→ **DATA FOR PROCESSING**:

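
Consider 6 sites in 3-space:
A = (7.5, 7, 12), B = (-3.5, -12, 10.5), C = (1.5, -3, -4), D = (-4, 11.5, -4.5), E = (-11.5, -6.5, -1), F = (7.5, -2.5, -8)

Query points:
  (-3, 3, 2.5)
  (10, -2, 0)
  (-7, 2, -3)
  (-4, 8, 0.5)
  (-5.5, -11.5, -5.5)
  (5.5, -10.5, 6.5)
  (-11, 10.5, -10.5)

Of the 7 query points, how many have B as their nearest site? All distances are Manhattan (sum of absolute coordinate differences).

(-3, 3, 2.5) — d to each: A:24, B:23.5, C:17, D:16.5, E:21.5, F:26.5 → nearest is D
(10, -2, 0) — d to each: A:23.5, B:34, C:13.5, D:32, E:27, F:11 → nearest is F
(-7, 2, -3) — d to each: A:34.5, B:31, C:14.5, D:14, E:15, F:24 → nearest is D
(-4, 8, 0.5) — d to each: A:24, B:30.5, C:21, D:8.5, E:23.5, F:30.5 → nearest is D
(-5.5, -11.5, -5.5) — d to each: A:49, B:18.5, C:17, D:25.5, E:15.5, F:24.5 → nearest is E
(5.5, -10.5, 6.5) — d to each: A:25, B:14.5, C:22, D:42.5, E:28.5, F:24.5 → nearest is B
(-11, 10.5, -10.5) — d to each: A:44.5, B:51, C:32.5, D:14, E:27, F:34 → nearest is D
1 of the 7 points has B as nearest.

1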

→ **EXERCISE AIM**: Your answer should be the whole listing above, repeated exactly as it appears.

→ **ANSWER TO THE EXERCISE**:
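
Consider 6 sites in 3-space:
A = (7.5, 7, 12), B = (-3.5, -12, 10.5), C = (1.5, -3, -4), D = (-4, 11.5, -4.5), E = (-11.5, -6.5, -1), F = (7.5, -2.5, -8)

Query points:
  (-3, 3, 2.5)
  (10, -2, 0)
  (-7, 2, -3)
  (-4, 8, 0.5)
  (-5.5, -11.5, -5.5)
  (5.5, -10.5, 6.5)
  (-11, 10.5, -10.5)

Of the 7 query points, how many have B as their nearest site? All distances are Manhattan (sum of absolute coordinate differences).

(-3, 3, 2.5) — d to each: A:24, B:23.5, C:17, D:16.5, E:21.5, F:26.5 → nearest is D
(10, -2, 0) — d to each: A:23.5, B:34, C:13.5, D:32, E:27, F:11 → nearest is F
(-7, 2, -3) — d to each: A:34.5, B:31, C:14.5, D:14, E:15, F:24 → nearest is D
(-4, 8, 0.5) — d to each: A:24, B:30.5, C:21, D:8.5, E:23.5, F:30.5 → nearest is D
(-5.5, -11.5, -5.5) — d to each: A:49, B:18.5, C:17, D:25.5, E:15.5, F:24.5 → nearest is E
(5.5, -10.5, 6.5) — d to each: A:25, B:14.5, C:22, D:42.5, E:28.5, F:24.5 → nearest is B
(-11, 10.5, -10.5) — d to each: A:44.5, B:51, C:32.5, D:14, E:27, F:34 → nearest is D
1 of the 7 points has B as nearest.

1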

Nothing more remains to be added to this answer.